The input –
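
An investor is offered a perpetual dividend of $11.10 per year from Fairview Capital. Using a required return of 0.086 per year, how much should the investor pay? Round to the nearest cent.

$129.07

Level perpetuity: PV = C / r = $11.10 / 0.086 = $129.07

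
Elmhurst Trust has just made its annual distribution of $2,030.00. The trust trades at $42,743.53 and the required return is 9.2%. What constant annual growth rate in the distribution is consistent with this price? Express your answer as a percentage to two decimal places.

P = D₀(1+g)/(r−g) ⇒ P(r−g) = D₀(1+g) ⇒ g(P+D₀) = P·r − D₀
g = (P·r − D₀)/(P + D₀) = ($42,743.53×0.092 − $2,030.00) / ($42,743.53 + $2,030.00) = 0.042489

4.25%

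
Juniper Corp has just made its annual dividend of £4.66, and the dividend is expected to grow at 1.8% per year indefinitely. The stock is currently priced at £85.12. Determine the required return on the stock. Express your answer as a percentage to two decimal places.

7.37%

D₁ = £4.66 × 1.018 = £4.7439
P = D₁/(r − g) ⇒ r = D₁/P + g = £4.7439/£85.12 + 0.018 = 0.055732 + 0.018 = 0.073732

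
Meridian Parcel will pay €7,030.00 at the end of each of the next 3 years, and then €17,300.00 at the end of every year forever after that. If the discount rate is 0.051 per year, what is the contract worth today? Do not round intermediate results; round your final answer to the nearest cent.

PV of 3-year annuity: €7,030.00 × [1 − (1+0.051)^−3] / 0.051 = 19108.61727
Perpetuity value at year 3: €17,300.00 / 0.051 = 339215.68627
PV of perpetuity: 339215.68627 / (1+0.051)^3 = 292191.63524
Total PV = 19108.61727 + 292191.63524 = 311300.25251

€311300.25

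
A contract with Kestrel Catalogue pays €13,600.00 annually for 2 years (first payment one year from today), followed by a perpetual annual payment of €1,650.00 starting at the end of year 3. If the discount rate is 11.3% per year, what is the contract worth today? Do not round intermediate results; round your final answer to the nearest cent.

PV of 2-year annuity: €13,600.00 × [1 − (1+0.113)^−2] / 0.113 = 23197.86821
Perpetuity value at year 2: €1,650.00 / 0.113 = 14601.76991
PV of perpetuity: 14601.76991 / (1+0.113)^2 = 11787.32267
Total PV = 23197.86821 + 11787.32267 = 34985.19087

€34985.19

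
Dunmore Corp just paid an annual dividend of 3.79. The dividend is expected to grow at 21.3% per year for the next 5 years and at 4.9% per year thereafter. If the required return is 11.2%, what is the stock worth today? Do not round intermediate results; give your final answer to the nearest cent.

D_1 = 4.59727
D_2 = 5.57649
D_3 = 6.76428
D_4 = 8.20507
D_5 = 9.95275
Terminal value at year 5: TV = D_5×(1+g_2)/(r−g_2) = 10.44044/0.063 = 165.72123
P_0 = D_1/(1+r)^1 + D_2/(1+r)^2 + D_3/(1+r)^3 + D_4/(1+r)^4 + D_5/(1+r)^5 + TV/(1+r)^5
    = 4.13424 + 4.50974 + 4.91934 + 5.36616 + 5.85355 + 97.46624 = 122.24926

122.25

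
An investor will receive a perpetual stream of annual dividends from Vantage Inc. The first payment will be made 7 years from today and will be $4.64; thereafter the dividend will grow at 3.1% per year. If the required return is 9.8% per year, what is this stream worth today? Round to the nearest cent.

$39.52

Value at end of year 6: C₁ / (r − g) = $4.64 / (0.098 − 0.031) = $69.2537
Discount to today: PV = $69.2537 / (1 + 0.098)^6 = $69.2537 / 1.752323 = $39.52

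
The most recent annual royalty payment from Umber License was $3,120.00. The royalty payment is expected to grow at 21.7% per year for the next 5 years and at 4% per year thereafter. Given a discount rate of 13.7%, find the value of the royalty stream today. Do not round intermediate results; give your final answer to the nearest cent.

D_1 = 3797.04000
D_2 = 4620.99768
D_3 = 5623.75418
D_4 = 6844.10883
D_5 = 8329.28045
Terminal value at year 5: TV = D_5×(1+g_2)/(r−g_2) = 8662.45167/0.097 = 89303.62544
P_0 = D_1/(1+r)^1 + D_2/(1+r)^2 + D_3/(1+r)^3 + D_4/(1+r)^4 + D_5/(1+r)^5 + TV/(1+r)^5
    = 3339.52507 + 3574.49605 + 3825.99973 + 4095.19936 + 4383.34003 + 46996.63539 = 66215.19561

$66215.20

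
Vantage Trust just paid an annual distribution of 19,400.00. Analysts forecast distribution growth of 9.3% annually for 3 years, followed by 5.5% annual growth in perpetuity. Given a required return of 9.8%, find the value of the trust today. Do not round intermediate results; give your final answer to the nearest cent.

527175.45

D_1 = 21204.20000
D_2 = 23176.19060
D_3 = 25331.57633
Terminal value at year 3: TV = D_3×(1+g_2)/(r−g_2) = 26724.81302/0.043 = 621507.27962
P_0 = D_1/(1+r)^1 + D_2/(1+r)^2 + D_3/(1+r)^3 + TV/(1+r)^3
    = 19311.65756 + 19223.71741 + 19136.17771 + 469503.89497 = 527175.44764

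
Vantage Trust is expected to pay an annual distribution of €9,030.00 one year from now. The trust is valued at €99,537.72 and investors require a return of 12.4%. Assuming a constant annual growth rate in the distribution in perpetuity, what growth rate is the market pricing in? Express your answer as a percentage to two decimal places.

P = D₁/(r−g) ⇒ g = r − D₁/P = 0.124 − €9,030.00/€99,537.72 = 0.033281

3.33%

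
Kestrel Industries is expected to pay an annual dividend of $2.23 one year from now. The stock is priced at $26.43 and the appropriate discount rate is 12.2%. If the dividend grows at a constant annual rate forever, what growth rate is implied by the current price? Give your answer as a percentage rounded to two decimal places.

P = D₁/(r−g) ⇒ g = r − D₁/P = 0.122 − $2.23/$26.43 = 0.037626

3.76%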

What the task asks –
Start at the first line of the material and write everything out exactly.

Solved problem –
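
An investor is offered a perpetual dividend of $11.10 per year from Fairview Capital. Using a required return of 0.086 per year, how much should the investor pay? Round to the nearest cent.

$129.07

Level perpetuity: PV = C / r = $11.10 / 0.086 = $129.07

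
Elmhurst Trust has just made its annual distribution of $2,030.00. The trust trades at $42,743.53 and the required return is 9.2%. What constant annual growth rate in the distribution is consistent with this price? Express your answer as a percentage to two decimal places.

P = D₀(1+g)/(r−g) ⇒ P(r−g) = D₀(1+g) ⇒ g(P+D₀) = P·r − D₀
g = (P·r − D₀)/(P + D₀) = ($42,743.53×0.092 − $2,030.00) / ($42,743.53 + $2,030.00) = 0.042489

4.25%

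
Juniper Corp has just made its annual dividend of £4.66, and the dividend is expected to grow at 1.8% per year indefinitely. The stock is currently priced at £85.12. Determine the required return on the stock. Express your answer as a percentage to two decimal places.

7.37%

D₁ = £4.66 × 1.018 = £4.7439
P = D₁/(r − g) ⇒ r = D₁/P + g = £4.7439/£85.12 + 0.018 = 0.055732 + 0.018 = 0.073732

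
Meridian Parcel will pay €7,030.00 at the end of each of the next 3 years, and then €17,300.00 at the end of every year forever after that. If the discount rate is 0.051 per year, what is the contract worth today? Do not round intermediate results; round your final answer to the nearest cent.

PV of 3-year annuity: €7,030.00 × [1 − (1+0.051)^−3] / 0.051 = 19108.61727
Perpetuity value at year 3: €17,300.00 / 0.051 = 339215.68627
PV of perpetuity: 339215.68627 / (1+0.051)^3 = 292191.63524
Total PV = 19108.61727 + 292191.63524 = 311300.25251

€311300.25

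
A contract with Kestrel Catalogue pays €13,600.00 annually for 2 years (first payment one year from today), followed by a perpetual annual payment of €1,650.00 starting at the end of year 3. If the discount rate is 11.3% per year, what is the contract worth today? Do not round intermediate results; round your final answer to the nearest cent.

PV of 2-year annuity: €13,600.00 × [1 − (1+0.113)^−2] / 0.113 = 23197.86821
Perpetuity value at year 2: €1,650.00 / 0.113 = 14601.76991
PV of perpetuity: 14601.76991 / (1+0.113)^2 = 11787.32267
Total PV = 23197.86821 + 11787.32267 = 34985.19087

€34985.19

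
Dunmore Corp just paid an annual dividend of 3.79. The dividend is expected to grow at 21.3% per year for the next 5 years and at 4.9% per year thereafter. If the required return is 11.2%, what is the stock worth today? Do not round intermediate results; give your final answer to the nearest cent.

D_1 = 4.59727
D_2 = 5.57649
D_3 = 6.76428
D_4 = 8.20507
D_5 = 9.95275
Terminal value at year 5: TV = D_5×(1+g_2)/(r−g_2) = 10.44044/0.063 = 165.72123
P_0 = D_1/(1+r)^1 + D_2/(1+r)^2 + D_3/(1+r)^3 + D_4/(1+r)^4 + D_5/(1+r)^5 + TV/(1+r)^5
    = 4.13424 + 4.50974 + 4.91934 + 5.36616 + 5.85355 + 97.46624 = 122.24926

122.25

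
An investor will receive a perpetual stream of annual dividends from Vantage Inc. The first payment will be made 7 years from today and will be $4.64; thereafter the dividend will grow at 3.1% per year. If the required return is 9.8% per year, what is this stream worth today? Round to the nearest cent.

$39.52

Value at end of year 6: C₁ / (r − g) = $4.64 / (0.098 − 0.031) = $69.2537
Discount to today: PV = $69.2537 / (1 + 0.098)^6 = $69.2537 / 1.752323 = $39.52

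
The most recent annual royalty payment from Umber License was $3,120.00. The royalty payment is expected to grow at 21.7% per year for the next 5 years and at 4% per year thereafter. Given a discount rate of 13.7%, find the value of the royalty stream today. Do not round intermediate results; give your final answer to the nearest cent.

D_1 = 3797.04000
D_2 = 4620.99768
D_3 = 5623.75418
D_4 = 6844.10883
D_5 = 8329.28045
Terminal value at year 5: TV = D_5×(1+g_2)/(r−g_2) = 8662.45167/0.097 = 89303.62544
P_0 = D_1/(1+r)^1 + D_2/(1+r)^2 + D_3/(1+r)^3 + D_4/(1+r)^4 + D_5/(1+r)^5 + TV/(1+r)^5
    = 3339.52507 + 3574.49605 + 3825.99973 + 4095.19936 + 4383.34003 + 46996.63539 = 66215.19561

$66215.20

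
Vantage Trust just paid an annual distribution of 19,400.00. Analysts forecast distribution growth of 9.3% annually for 3 years, followed by 5.5% annual growth in perpetuity. Given a required return of 9.8%, find the value of the trust today. Do not round intermediate results; give your final answer to the nearest cent.

527175.45

D_1 = 21204.20000
D_2 = 23176.19060
D_3 = 25331.57633
Terminal value at year 3: TV = D_3×(1+g_2)/(r−g_2) = 26724.81302/0.043 = 621507.27962
P_0 = D_1/(1+r)^1 + D_2/(1+r)^2 + D_3/(1+r)^3 + TV/(1+r)^3
    = 19311.65756 + 19223.71741 + 19136.17771 + 469503.89497 = 527175.44764

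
Vantage Trust is expected to pay an annual distribution of €9,030.00 one year from now. The trust is valued at €99,537.72 and investors require a return of 12.4%. Assuming a constant annual growth rate in the distribution in perpetuity, what growth rate is the market pricing in? Express your answer as a percentage to two decimal places.

P = D₁/(r−g) ⇒ g = r − D₁/P = 0.124 − €9,030.00/€99,537.72 = 0.033281

3.33%

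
Kestrel Industries is expected to pay an annual dividend of $2.23 one year from now. The stock is priced at $26.43 and the appropriate discount rate is 12.2%. If the dividend grows at a constant annual rate forever, what growth rate is implied by the current price? Give your answer as a percentage rounded to two decimal places.

P = D₁/(r−g) ⇒ g = r − D₁/P = 0.122 − $2.23/$26.43 = 0.037626

3.76%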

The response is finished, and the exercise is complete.